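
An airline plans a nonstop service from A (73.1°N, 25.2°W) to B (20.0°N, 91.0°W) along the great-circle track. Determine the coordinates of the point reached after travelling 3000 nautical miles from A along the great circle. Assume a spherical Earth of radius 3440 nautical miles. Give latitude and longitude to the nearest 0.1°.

The haversine formula gives a central angle δ ≈ 1.116 rad (63.9°) between the endpoints. The total great-circle distance is δ·R ≈ 1.116 × 3440 ≈ 3839 nmi, so the target fraction is f = 3000/3839 ≈ 0.781.
Interpolate at f ≈ 0.781 with slerp weights a = sin((1−f)δ)/sin δ ≈ 0.269, b = sin(fδ)/sin δ ≈ 0.852.
p = a·p₁ + b·p₂ ≈ (0.057, -0.834, 0.549); φ = arcsin(p_z) ≈ 33.28°, λ = atan2(p_y, p_x) ≈ -86.11°.

≈ (33.3°N, 86.1°W)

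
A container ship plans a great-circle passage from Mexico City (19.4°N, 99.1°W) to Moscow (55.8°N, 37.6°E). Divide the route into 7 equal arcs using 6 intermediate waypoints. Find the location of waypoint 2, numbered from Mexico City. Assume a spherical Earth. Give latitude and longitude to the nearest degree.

Write both endpoints as unit vectors p₁, p₂ with components (cos φ cos λ, cos φ sin λ, sin φ).
The central angle between the endpoints is δ = arccos(p₁·p₂) ≈ 1.682 rad (96.4°).
Interpolate at f = 2/7 with slerp weights a = sin((1−f)δ)/sin δ ≈ 0.938, b = sin(fδ)/sin δ ≈ 0.465.
p = a·p₁ + b·p₂ ≈ (0.067, -0.714, 0.696); φ = arcsin(p_z) ≈ 44.14°, λ = atan2(p_y, p_x) ≈ -84.63°.

≈ 44°N, 85°W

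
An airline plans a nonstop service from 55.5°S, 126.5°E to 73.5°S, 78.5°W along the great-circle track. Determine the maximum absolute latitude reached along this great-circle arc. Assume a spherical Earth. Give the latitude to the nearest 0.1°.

The great circle lies in the plane with unit normal n̂ = (p₁ × p₂)/|p₁ × p₂|.
Here n̂_z ≈ +0.089; the vertex latitude is φ_max = arccos|n̂_z| ≈ 84.9°.
Check via Clairaut: cos φ_max = |cos φ₁| · sin C = cos(55.5°)·sin(171.0°) ≈ 0.089, again giving ≈ 84.9°.

≈ 84.9°S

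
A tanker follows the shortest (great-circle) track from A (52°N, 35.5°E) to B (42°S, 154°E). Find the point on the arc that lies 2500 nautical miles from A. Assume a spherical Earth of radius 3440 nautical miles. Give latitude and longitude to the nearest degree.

≈ (31°N, 85°E)

From cos δ = sin φ₁ sin φ₂ + cos φ₁ cos φ₂ cos Δλ, the central angle is δ ≈ 2.412 rad (138.2°). The total great-circle distance is δ·R ≈ 2.412 × 3440 ≈ 8298 nmi, so the target fraction is f = 2500/8298 ≈ 0.301.
Interpolate at f ≈ 0.301 with slerp weights a = sin((1−f)δ)/sin δ ≈ 1.491, b = sin(fδ)/sin δ ≈ 0.997.
p = a·p₁ + b·p₂ ≈ (0.081, 0.858, 0.508); φ = arcsin(p_z) ≈ 30.50°, λ = atan2(p_y, p_x) ≈ 84.59°.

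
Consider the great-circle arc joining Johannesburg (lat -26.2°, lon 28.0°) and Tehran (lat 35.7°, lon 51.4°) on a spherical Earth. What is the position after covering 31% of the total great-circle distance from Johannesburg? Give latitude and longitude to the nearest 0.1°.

≈ lat -7.0°, lon 35.1°

The haversine formula gives a central angle δ ≈ 1.147 rad (65.7°) between the endpoints.
Interpolate at f = 0.31 with slerp weights a = sin((1−f)δ)/sin δ ≈ 0.780, b = sin(fδ)/sin δ ≈ 0.382.
p = a·p₁ + b·p₂ ≈ (0.812, 0.571, -0.122); φ = arcsin(p_z) ≈ -6.99°, λ = atan2(p_y, p_x) ≈ 35.13°.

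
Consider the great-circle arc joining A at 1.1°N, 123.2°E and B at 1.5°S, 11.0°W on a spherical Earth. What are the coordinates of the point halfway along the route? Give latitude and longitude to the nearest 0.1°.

≈ 0.5°S, 56.1°E

Convert each endpoint to a unit vector on the sphere (x = cos φ cos λ, y = cos φ sin λ, z = sin φ).
The central angle between the endpoints is δ = arccos(p₁·p₂) ≈ 2.342 rad (134.2°).
Interpolate at f = 1/2 with slerp weights a = sin((1−f)δ)/sin δ ≈ 1.285, b = sin(fδ)/sin δ ≈ 1.285.
p = a·p₁ + b·p₂ ≈ (0.558, 0.830, -0.009); φ = arcsin(p_z) ≈ -0.51°, λ = atan2(p_y, p_x) ≈ 56.11°.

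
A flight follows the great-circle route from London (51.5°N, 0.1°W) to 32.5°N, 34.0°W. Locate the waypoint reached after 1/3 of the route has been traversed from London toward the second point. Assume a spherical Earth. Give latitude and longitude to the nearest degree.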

--

> [What you will do]: Repeat the records verbatim, every one of them.

> [Answer section]:
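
An airline plans a nonstop service from A (73.1°N, 25.2°W) to B (20.0°N, 91.0°W) along the great-circle track. Determine the coordinates of the point reached after travelling 3000 nautical miles from A along the great circle. Assume a spherical Earth of radius 3440 nautical miles. Give latitude and longitude to the nearest 0.1°.

The haversine formula gives a central angle δ ≈ 1.116 rad (63.9°) between the endpoints. The total great-circle distance is δ·R ≈ 1.116 × 3440 ≈ 3839 nmi, so the target fraction is f = 3000/3839 ≈ 0.781.
Interpolate at f ≈ 0.781 with slerp weights a = sin((1−f)δ)/sin δ ≈ 0.269, b = sin(fδ)/sin δ ≈ 0.852.
p = a·p₁ + b·p₂ ≈ (0.057, -0.834, 0.549); φ = arcsin(p_z) ≈ 33.28°, λ = atan2(p_y, p_x) ≈ -86.11°.

≈ (33.3°N, 86.1°W)

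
A container ship plans a great-circle passage from Mexico City (19.4°N, 99.1°W) to Moscow (55.8°N, 37.6°E). Divide the route into 7 equal arcs using 6 intermediate waypoints. Find the location of waypoint 2, numbered from Mexico City. Assume a spherical Earth. Give latitude and longitude to the nearest degree.

Write both endpoints as unit vectors p₁, p₂ with components (cos φ cos λ, cos φ sin λ, sin φ).
The central angle between the endpoints is δ = arccos(p₁·p₂) ≈ 1.682 rad (96.4°).
Interpolate at f = 2/7 with slerp weights a = sin((1−f)δ)/sin δ ≈ 0.938, b = sin(fδ)/sin δ ≈ 0.465.
p = a·p₁ + b·p₂ ≈ (0.067, -0.714, 0.696); φ = arcsin(p_z) ≈ 44.14°, λ = atan2(p_y, p_x) ≈ -84.63°.

≈ 44°N, 85°W

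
An airline plans a nonstop service from 55.5°S, 126.5°E to 73.5°S, 78.5°W along the great-circle track. Determine the maximum absolute latitude reached along this great-circle arc. Assume a spherical Earth. Give the latitude to the nearest 0.1°.

The great circle lies in the plane with unit normal n̂ = (p₁ × p₂)/|p₁ × p₂|.
Here n̂_z ≈ +0.089; the vertex latitude is φ_max = arccos|n̂_z| ≈ 84.9°.
Check via Clairaut: cos φ_max = |cos φ₁| · sin C = cos(55.5°)·sin(171.0°) ≈ 0.089, again giving ≈ 84.9°.

≈ 84.9°S

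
A tanker follows the shortest (great-circle) track from A (52°N, 35.5°E) to B (42°S, 154°E). Find the point on the arc that lies 2500 nautical miles from A. Assume a spherical Earth of radius 3440 nautical miles. Give latitude and longitude to the nearest degree.

≈ (31°N, 85°E)

From cos δ = sin φ₁ sin φ₂ + cos φ₁ cos φ₂ cos Δλ, the central angle is δ ≈ 2.412 rad (138.2°). The total great-circle distance is δ·R ≈ 2.412 × 3440 ≈ 8298 nmi, so the target fraction is f = 2500/8298 ≈ 0.301.
Interpolate at f ≈ 0.301 with slerp weights a = sin((1−f)δ)/sin δ ≈ 1.491, b = sin(fδ)/sin δ ≈ 0.997.
p = a·p₁ + b·p₂ ≈ (0.081, 0.858, 0.508); φ = arcsin(p_z) ≈ 30.50°, λ = atan2(p_y, p_x) ≈ 84.59°.

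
Consider the great-circle arc joining Johannesburg (lat -26.2°, lon 28.0°) and Tehran (lat 35.7°, lon 51.4°) on a spherical Earth. What is the position after covering 31% of the total great-circle distance from Johannesburg? Give latitude and longitude to the nearest 0.1°.

≈ lat -7.0°, lon 35.1°

The haversine formula gives a central angle δ ≈ 1.147 rad (65.7°) between the endpoints.
Interpolate at f = 0.31 with slerp weights a = sin((1−f)δ)/sin δ ≈ 0.780, b = sin(fδ)/sin δ ≈ 0.382.
p = a·p₁ + b·p₂ ≈ (0.812, 0.571, -0.122); φ = arcsin(p_z) ≈ -6.99°, λ = atan2(p_y, p_x) ≈ 35.13°.

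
Consider the great-circle arc joining A at 1.1°N, 123.2°E and B at 1.5°S, 11.0°W on a spherical Earth. What are the coordinates of the point halfway along the route? Give latitude and longitude to the nearest 0.1°.

≈ 0.5°S, 56.1°E

Convert each endpoint to a unit vector on the sphere (x = cos φ cos λ, y = cos φ sin λ, z = sin φ).
The central angle between the endpoints is δ = arccos(p₁·p₂) ≈ 2.342 rad (134.2°).
Interpolate at f = 1/2 with slerp weights a = sin((1−f)δ)/sin δ ≈ 1.285, b = sin(fδ)/sin δ ≈ 1.285.
p = a·p₁ + b·p₂ ≈ (0.558, 0.830, -0.009); φ = arcsin(p_z) ≈ -0.51°, λ = atan2(p_y, p_x) ≈ 56.11°.

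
A flight follows the great-circle route from London (51.5°N, 0.1°W) to 32.5°N, 34.0°W. Locate the waypoint reached after 1/3 of the route has been traversed from London toward the second point. Assume a spherical Earth. Give latitude and longitude to the nearest degree.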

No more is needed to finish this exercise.